When a line of the records below contains the string "Initial", copy that whole line.

↓

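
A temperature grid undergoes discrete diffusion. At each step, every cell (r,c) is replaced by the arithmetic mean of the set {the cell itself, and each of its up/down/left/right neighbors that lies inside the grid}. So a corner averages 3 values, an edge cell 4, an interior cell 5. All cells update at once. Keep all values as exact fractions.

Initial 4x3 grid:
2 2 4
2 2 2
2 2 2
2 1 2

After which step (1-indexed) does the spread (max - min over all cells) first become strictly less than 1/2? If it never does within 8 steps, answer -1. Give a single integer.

Step 1: max=8/3, min=5/3, spread=1
Step 2: max=23/9, min=413/240, spread=601/720
Step 3: max=257/108, min=3883/2160, spread=419/720
Step 4: max=149533/64800, min=237761/129600, spread=4087/8640
  -> spread < 1/2 first at step 4
Step 5: max=8730737/3888000, min=14506819/7776000, spread=65659/172800
Step 6: max=514321303/233280000, min=884139881/466560000, spread=1926703/6220800
Step 7: max=30405622277/13996800000, min=53769027979/27993600000, spread=93896221/373248000
Step 8: max=1803812349943/839808000000, min=3262121601761/1679616000000, spread=61422773/298598400

Answer: 4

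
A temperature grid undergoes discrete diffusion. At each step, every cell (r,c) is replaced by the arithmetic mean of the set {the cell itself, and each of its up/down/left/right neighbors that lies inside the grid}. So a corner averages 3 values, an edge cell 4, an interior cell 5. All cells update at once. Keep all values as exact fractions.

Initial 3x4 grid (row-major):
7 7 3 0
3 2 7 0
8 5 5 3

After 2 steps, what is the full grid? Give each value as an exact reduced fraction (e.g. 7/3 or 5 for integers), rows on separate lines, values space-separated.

Answer: 185/36 73/15 67/20 31/12
26/5 459/100 399/100 287/120
46/9 151/30 241/60 61/18

Derivation:
After step 1:
  17/3 19/4 17/4 1
  5 24/5 17/5 5/2
  16/3 5 5 8/3
After step 2:
  185/36 73/15 67/20 31/12
  26/5 459/100 399/100 287/120
  46/9 151/30 241/60 61/18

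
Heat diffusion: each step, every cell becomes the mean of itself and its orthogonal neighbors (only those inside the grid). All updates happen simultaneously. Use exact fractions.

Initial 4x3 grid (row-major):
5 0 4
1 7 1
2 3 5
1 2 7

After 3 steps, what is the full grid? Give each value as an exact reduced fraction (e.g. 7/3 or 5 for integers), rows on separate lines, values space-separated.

After step 1:
  2 4 5/3
  15/4 12/5 17/4
  7/4 19/5 4
  5/3 13/4 14/3
After step 2:
  13/4 151/60 119/36
  99/40 91/25 739/240
  329/120 76/25 1003/240
  20/9 803/240 143/36
After step 3:
  989/360 11441/3600 6409/2160
  227/75 17701/6000 25567/7200
  9431/3600 1271/375 25687/7200
  5983/2160 45289/14400 4139/1080

Answer: 989/360 11441/3600 6409/2160
227/75 17701/6000 25567/7200
9431/3600 1271/375 25687/7200
5983/2160 45289/14400 4139/1080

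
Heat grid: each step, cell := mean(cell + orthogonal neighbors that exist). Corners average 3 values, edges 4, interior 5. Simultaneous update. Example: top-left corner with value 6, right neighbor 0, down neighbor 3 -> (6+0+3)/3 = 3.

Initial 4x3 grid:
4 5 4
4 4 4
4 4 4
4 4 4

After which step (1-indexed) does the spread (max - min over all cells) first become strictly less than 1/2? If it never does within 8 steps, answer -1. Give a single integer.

Step 1: max=13/3, min=4, spread=1/3
  -> spread < 1/2 first at step 1
Step 2: max=1027/240, min=4, spread=67/240
Step 3: max=9077/2160, min=4, spread=437/2160
Step 4: max=3613531/864000, min=4009/1000, spread=29951/172800
Step 5: max=32319821/7776000, min=13579/3375, spread=206761/1555200
Step 6: max=12897795571/3110400000, min=21765671/5400000, spread=14430763/124416000
Step 7: max=771603741689/186624000000, min=1745652727/432000000, spread=139854109/1492992000
Step 8: max=46212231890251/11197440000000, min=157371228977/38880000000, spread=7114543559/89579520000

Answer: 1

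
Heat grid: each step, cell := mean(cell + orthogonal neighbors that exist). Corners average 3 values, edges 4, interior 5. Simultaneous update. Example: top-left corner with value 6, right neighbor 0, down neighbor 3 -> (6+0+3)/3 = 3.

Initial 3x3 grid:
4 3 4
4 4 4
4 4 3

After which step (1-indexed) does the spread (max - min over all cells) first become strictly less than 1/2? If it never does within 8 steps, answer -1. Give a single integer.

Answer: 1

Derivation:
Step 1: max=4, min=11/3, spread=1/3
  -> spread < 1/2 first at step 1
Step 2: max=47/12, min=893/240, spread=47/240
Step 3: max=309/80, min=4019/1080, spread=61/432
Step 4: max=165967/43200, min=242563/64800, spread=511/5184
Step 5: max=9908149/2592000, min=14592911/3888000, spread=4309/62208
Step 6: max=197661901/51840000, min=878136367/233280000, spread=36295/746496
Step 7: max=35503950941/9331200000, min=52778156099/13996800000, spread=305773/8957952
Step 8: max=2127506070527/559872000000, min=3171134488603/839808000000, spread=2575951/107495424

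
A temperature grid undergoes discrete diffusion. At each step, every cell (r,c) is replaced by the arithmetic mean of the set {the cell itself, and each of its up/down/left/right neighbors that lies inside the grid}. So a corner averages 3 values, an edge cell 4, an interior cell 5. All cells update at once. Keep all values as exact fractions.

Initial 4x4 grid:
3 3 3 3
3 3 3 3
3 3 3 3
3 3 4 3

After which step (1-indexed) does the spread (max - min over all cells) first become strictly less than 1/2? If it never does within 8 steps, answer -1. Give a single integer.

Step 1: max=10/3, min=3, spread=1/3
  -> spread < 1/2 first at step 1
Step 2: max=391/120, min=3, spread=31/120
Step 3: max=3451/1080, min=3, spread=211/1080
Step 4: max=340843/108000, min=3, spread=16843/108000
Step 5: max=3054643/972000, min=27079/9000, spread=130111/972000
Step 6: max=91122367/29160000, min=1627159/540000, spread=3255781/29160000
Step 7: max=2724753691/874800000, min=1631107/540000, spread=82360351/874800000
Step 8: max=81483316891/26244000000, min=294106441/97200000, spread=2074577821/26244000000

Answer: 1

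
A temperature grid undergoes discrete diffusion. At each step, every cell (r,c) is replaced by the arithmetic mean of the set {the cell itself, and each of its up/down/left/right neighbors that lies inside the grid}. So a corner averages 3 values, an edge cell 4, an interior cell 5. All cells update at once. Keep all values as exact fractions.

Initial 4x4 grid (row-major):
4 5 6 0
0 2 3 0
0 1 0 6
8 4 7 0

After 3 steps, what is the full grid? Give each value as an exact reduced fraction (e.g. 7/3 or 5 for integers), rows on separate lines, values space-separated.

Answer: 1007/360 6871/2400 6911/2400 907/360
5851/2400 2669/1000 2449/1000 6091/2400
89/32 2597/1000 8731/3000 3589/1440
373/120 1651/480 4417/1440 3457/1080

Derivation:
After step 1:
  3 17/4 7/2 2
  3/2 11/5 11/5 9/4
  9/4 7/5 17/5 3/2
  4 5 11/4 13/3
After step 2:
  35/12 259/80 239/80 31/12
  179/80 231/100 271/100 159/80
  183/80 57/20 9/4 689/240
  15/4 263/80 929/240 103/36
After step 3:
  1007/360 6871/2400 6911/2400 907/360
  5851/2400 2669/1000 2449/1000 6091/2400
  89/32 2597/1000 8731/3000 3589/1440
  373/120 1651/480 4417/1440 3457/1080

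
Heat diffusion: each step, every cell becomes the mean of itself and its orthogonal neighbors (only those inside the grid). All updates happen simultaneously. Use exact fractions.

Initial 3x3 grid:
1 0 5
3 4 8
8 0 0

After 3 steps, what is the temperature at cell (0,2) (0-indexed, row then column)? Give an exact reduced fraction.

Answer: 1447/432

Derivation:
Step 1: cell (0,2) = 13/3
Step 2: cell (0,2) = 133/36
Step 3: cell (0,2) = 1447/432
Full grid after step 3:
  605/216 4481/1440 1447/432
  751/240 1263/400 1113/320
  347/108 2393/720 1433/432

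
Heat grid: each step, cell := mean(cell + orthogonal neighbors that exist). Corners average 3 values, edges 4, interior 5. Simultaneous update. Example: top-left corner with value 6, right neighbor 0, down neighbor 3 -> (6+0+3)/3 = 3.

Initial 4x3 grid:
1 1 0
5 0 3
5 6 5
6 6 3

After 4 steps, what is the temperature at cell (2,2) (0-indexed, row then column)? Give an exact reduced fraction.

Step 1: cell (2,2) = 17/4
Step 2: cell (2,2) = 919/240
Step 3: cell (2,2) = 28219/7200
Step 4: cell (2,2) = 814783/216000
Full grid after step 4:
  78907/32400 981551/432000 34241/16200
  696143/216000 524839/180000 613643/216000
  900283/216000 1466653/360000 814783/216000
  622733/129600 4002887/864000 576833/129600

Answer: 814783/216000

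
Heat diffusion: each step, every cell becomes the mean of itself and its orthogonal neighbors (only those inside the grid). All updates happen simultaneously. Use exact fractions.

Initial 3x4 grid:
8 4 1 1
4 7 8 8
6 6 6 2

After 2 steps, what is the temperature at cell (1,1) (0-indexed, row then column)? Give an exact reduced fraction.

Answer: 293/50

Derivation:
Step 1: cell (1,1) = 29/5
Step 2: cell (1,1) = 293/50
Full grid after step 2:
  199/36 589/120 107/24 139/36
  1363/240 293/50 511/100 233/48
  107/18 1373/240 277/48 187/36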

↑

## Output below
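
Initial 4x3 grid:
Initial 3x4 grid (row-major):
Initial 4x3 grid (row-major):
Initial 4x3 grid:
Initial 3x3 grid:
Initial 4x4 grid:
Initial 4x4 grid (row-major):
Initial 3x3 grid:
Initial 4x3 grid:
Initial 3x4 grid: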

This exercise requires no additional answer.